Stored data
◆ ◆ ◆

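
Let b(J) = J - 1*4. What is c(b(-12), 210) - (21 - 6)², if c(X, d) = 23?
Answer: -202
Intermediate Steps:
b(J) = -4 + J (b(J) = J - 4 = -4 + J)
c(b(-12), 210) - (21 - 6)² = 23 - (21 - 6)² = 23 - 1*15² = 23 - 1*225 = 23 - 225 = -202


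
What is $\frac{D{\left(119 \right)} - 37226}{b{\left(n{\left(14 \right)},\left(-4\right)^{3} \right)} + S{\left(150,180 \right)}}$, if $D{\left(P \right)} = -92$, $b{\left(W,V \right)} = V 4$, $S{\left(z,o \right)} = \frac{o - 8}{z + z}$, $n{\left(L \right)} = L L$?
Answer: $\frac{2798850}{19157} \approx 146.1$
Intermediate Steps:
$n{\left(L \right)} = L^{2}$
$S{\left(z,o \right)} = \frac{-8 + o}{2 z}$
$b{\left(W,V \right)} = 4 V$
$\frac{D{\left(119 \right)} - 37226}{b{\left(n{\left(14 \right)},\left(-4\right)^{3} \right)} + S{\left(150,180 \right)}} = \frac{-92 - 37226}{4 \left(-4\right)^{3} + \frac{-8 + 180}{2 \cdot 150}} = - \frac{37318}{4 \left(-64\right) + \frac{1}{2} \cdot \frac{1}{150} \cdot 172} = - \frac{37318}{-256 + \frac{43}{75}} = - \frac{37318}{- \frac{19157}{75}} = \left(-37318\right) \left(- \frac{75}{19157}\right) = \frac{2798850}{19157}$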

◆ ◆ ◆

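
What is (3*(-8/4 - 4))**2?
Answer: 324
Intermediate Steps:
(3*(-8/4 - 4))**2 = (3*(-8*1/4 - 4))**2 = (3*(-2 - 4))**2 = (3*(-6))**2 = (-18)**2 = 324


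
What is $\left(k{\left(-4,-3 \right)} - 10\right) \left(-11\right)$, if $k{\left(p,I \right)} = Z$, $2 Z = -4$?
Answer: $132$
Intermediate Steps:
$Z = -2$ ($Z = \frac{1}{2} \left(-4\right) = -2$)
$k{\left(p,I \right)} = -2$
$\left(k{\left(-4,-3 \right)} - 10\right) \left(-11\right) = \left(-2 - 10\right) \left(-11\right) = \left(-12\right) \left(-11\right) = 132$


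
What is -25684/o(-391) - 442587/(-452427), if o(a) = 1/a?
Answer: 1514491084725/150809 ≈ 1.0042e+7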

◆ ◆ ◆

* [Brief]: Find the string "Answer" in the entries above. Copy each line where it occurs.

* [Result of the task]:
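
Answer: -202
Answer: $\frac{2798850}{19157} \approx 146.1$
Answer: 324
Answer: $132$
Answer: 1514491084725/150809 ≈ 1.0042e+7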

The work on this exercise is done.